• Input records
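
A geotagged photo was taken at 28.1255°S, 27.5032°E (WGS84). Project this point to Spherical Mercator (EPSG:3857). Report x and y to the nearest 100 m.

Web Mercator is spherical with R = a = 6378137 m.
x = R·λ = 6378137 × 0.480021395 = 3061642.219 m.
y = R·ln tan(π/4 + φ/2) = 6378137 × -0.511874502 = -3264805.702 m.

x 3061600 m, y -3264800 m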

• Task statement
The only acceptable answer is the full set of entries, repeated exactly.

• Exercise output
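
A geotagged photo was taken at 28.1255°S, 27.5032°E (WGS84). Project this point to Spherical Mercator (EPSG:3857). Report x and y to the nearest 100 m.

Web Mercator is spherical with R = a = 6378137 m.
x = R·λ = 6378137 × 0.480021395 = 3061642.219 m.
y = R·ln tan(π/4 + φ/2) = 6378137 × -0.511874502 = -3264805.702 m.

x 3061600 m, y -3264800 m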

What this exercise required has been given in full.